>>>>

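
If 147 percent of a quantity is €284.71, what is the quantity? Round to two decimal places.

€284.71 ÷ 1.47 ≈ €193.68.

€193.68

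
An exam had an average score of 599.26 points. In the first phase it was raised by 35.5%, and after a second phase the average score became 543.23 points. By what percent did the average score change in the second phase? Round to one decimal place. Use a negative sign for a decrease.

After the first phase: 599.26 × 1.355 = 811.9973.
Second-phase multiplier: 543.23 ÷ 811.9973 ≈ 0.669.
That is a change of -33.1%.

-33.1%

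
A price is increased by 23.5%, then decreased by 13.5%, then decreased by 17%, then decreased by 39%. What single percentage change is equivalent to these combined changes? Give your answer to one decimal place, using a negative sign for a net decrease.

The combined multiplier is 1.235 × 0.865 × 0.83 × 0.61 = 0.5408676325.
That corresponds to a decrease of 45.9%.

-45.9%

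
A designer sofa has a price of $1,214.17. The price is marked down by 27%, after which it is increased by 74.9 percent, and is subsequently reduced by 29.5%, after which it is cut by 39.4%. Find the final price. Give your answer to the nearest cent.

Apply the 27% decrease: $1,214.17 × 0.73 = $886.3441.
74.9% increase: $886.3441 × 1.749 = $1550.2158309.
After the 29.5% decrease: $1550.2158309 × 0.705 = $1092.9021607845.
39.4% decrease: $1092.9021607845 × 0.606 = $662.298709435407 ≈ $662.30.

$662.30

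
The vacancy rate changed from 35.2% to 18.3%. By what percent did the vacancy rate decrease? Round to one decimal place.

48.0%

The change is 18.3 − 35.2 = -16.9 percentage points.
Relative to the original 35.2%, that is -16.9 ÷ 35.2 ≈ -48.0%.
So the vacancy rate fell by 48.0%.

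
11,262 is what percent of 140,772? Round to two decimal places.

8.00%

11,262 ÷ 140,772 ≈ 8.00%.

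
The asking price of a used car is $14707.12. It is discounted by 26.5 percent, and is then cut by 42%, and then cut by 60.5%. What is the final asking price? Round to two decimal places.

$2476.51

Each change multiplies by a factor: 0.735 × 0.58 × 0.395 = 0.1683885.
$14707.12 × 0.1683885 = $2476.50987612 ≈ $2476.51.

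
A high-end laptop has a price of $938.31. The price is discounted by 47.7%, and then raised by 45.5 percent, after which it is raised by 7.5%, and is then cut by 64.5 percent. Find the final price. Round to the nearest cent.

$272.49

Each change multiplies by a factor: 0.523 × 1.455 × 1.075 × 0.355 = 0.290403268125.
$938.31 × 0.290403268125 = $272.48829051436875 ≈ $272.49.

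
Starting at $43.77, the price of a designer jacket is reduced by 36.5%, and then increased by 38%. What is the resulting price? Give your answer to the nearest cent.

$38.36

Each change multiplies by a factor: 0.635 × 1.38 = 0.8763.
$43.77 × 0.8763 = $38.355651 ≈ $38.36.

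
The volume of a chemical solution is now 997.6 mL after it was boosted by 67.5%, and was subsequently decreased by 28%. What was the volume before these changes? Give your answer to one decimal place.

827.2 mL

The overall multiplier applied was 1.675 × 0.72 = 1.206.
So the original volume was 997.6 ÷ 1.206 ≈ 827.2 mL.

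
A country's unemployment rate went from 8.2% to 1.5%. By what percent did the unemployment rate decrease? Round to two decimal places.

81.71%

The change is 1.5 − 8.2 = -6.7 percentage points.
Relative to the original 8.2%, that is -6.7 ÷ 8.2 ≈ -81.71%.
So the unemployment rate fell by 81.71%.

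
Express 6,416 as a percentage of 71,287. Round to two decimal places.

9.00%

6,416 ÷ 71,287 ≈ 9.00%.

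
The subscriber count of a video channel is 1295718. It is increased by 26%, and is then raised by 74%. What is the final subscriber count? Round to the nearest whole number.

2840732

Each change multiplies by a factor: 1.26 × 1.74 = 2.1924.
1295718 × 2.1924 = 2840732.1432 ≈ 2840732.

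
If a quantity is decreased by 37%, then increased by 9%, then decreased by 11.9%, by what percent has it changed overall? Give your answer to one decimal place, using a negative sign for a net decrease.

A 37% decrease multiplies by 0.63.
Then a 9% increase: 0.63 × 1.09 = 0.6867.
Then an 11.9% decrease: 0.6867 × 0.881 = 0.6049827.
Overall factor 0.6049827, i.e. -39.5%.

-39.5%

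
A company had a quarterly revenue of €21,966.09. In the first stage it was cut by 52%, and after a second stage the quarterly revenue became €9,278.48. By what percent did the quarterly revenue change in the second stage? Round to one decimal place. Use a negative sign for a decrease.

-12.0%

After the first stage: €21,966.09 × 0.48 = €10543.7232.
Second-stage multiplier: €9,278.48 ÷ €10543.7232 ≈ 0.88.
That is a change of -12.0%.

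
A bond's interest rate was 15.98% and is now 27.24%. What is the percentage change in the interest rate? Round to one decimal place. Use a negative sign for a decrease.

The change is 27.24 − 15.98 = 11.26 percentage points.
Relative to the original 15.98%, that is 11.26 ÷ 15.98 ≈ 70.5%.

70.5%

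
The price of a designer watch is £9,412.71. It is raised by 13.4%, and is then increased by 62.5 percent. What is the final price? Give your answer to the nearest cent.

Apply the 13.4% increase: £9,412.71 × 1.134 = £10674.01314.
After the 62.5% increase: £10674.01314 × 1.625 = £17345.2713525 ≈ £17,345.27.

£17,345.27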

<<<<

= What this task involves =
Could you transcribe the whole listing exactly?

= Response area =
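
If 147 percent of a quantity is €284.71, what is the quantity? Round to two decimal places.

€284.71 ÷ 1.47 ≈ €193.68.

€193.68

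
An exam had an average score of 599.26 points. In the first phase it was raised by 35.5%, and after a second phase the average score became 543.23 points. By what percent did the average score change in the second phase? Round to one decimal place. Use a negative sign for a decrease.

After the first phase: 599.26 × 1.355 = 811.9973.
Second-phase multiplier: 543.23 ÷ 811.9973 ≈ 0.669.
That is a change of -33.1%.

-33.1%

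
A price is increased by 23.5%, then decreased by 13.5%, then decreased by 17%, then decreased by 39%. What single percentage change is equivalent to these combined changes? Give your answer to one decimal place, using a negative sign for a net decrease.

The combined multiplier is 1.235 × 0.865 × 0.83 × 0.61 = 0.5408676325.
That corresponds to a decrease of 45.9%.

-45.9%

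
A designer sofa has a price of $1,214.17. The price is marked down by 27%, after which it is increased by 74.9 percent, and is subsequently reduced by 29.5%, after which it is cut by 39.4%. Find the final price. Give your answer to the nearest cent.

Apply the 27% decrease: $1,214.17 × 0.73 = $886.3441.
74.9% increase: $886.3441 × 1.749 = $1550.2158309.
After the 29.5% decrease: $1550.2158309 × 0.705 = $1092.9021607845.
39.4% decrease: $1092.9021607845 × 0.606 = $662.298709435407 ≈ $662.30.

$662.30

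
The vacancy rate changed from 35.2% to 18.3%. By what percent did the vacancy rate decrease? Round to one decimal place.

48.0%

The change is 18.3 − 35.2 = -16.9 percentage points.
Relative to the original 35.2%, that is -16.9 ÷ 35.2 ≈ -48.0%.
So the vacancy rate fell by 48.0%.

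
11,262 is what percent of 140,772? Round to two decimal places.

8.00%

11,262 ÷ 140,772 ≈ 8.00%.

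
The asking price of a used car is $14707.12. It is discounted by 26.5 percent, and is then cut by 42%, and then cut by 60.5%. What is the final asking price? Round to two decimal places.

$2476.51

Each change multiplies by a factor: 0.735 × 0.58 × 0.395 = 0.1683885.
$14707.12 × 0.1683885 = $2476.50987612 ≈ $2476.51.

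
A high-end laptop has a price of $938.31. The price is discounted by 47.7%, and then raised by 45.5 percent, after which it is raised by 7.5%, and is then cut by 64.5 percent. Find the final price. Round to the nearest cent.

$272.49

Each change multiplies by a factor: 0.523 × 1.455 × 1.075 × 0.355 = 0.290403268125.
$938.31 × 0.290403268125 = $272.48829051436875 ≈ $272.49.

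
Starting at $43.77, the price of a designer jacket is reduced by 36.5%, and then increased by 38%. What is the resulting price? Give your answer to the nearest cent.

$38.36

Each change multiplies by a factor: 0.635 × 1.38 = 0.8763.
$43.77 × 0.8763 = $38.355651 ≈ $38.36.

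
The volume of a chemical solution is now 997.6 mL after it was boosted by 67.5%, and was subsequently decreased by 28%. What was the volume before these changes? Give your answer to one decimal place.

827.2 mL

The overall multiplier applied was 1.675 × 0.72 = 1.206.
So the original volume was 997.6 ÷ 1.206 ≈ 827.2 mL.

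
A country's unemployment rate went from 8.2% to 1.5%. By what percent did the unemployment rate decrease? Round to two decimal places.

81.71%

The change is 1.5 − 8.2 = -6.7 percentage points.
Relative to the original 8.2%, that is -6.7 ÷ 8.2 ≈ -81.71%.
So the unemployment rate fell by 81.71%.

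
Express 6,416 as a percentage of 71,287. Round to two decimal places.

9.00%

6,416 ÷ 71,287 ≈ 9.00%.

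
The subscriber count of a video channel is 1295718. It is increased by 26%, and is then raised by 74%. What is the final subscriber count? Round to the nearest whole number.

2840732

Each change multiplies by a factor: 1.26 × 1.74 = 2.1924.
1295718 × 2.1924 = 2840732.1432 ≈ 2840732.

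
If a quantity is decreased by 37%, then increased by 9%, then decreased by 11.9%, by what percent has it changed overall? Give your answer to one decimal place, using a negative sign for a net decrease.

A 37% decrease multiplies by 0.63.
Then a 9% increase: 0.63 × 1.09 = 0.6867.
Then an 11.9% decrease: 0.6867 × 0.881 = 0.6049827.
Overall factor 0.6049827, i.e. -39.5%.

-39.5%

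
A company had a quarterly revenue of €21,966.09. In the first stage it was cut by 52%, and after a second stage the quarterly revenue became €9,278.48. By what percent did the quarterly revenue change in the second stage? Round to one decimal place. Use a negative sign for a decrease.

-12.0%

After the first stage: €21,966.09 × 0.48 = €10543.7232.
Second-stage multiplier: €9,278.48 ÷ €10543.7232 ≈ 0.88.
That is a change of -12.0%.

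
A bond's interest rate was 15.98% and is now 27.24%. What is the percentage change in the interest rate? Round to one decimal place. Use a negative sign for a decrease.

The change is 27.24 − 15.98 = 11.26 percentage points.
Relative to the original 15.98%, that is 11.26 ÷ 15.98 ≈ 70.5%.

70.5%

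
The price of a designer watch is £9,412.71. It is raised by 13.4%, and is then increased by 62.5 percent. What is the final price? Give your answer to the nearest cent.

Apply the 13.4% increase: £9,412.71 × 1.134 = £10674.01314.
After the 62.5% increase: £10674.01314 × 1.625 = £17345.2713525 ≈ £17,345.27.

£17,345.27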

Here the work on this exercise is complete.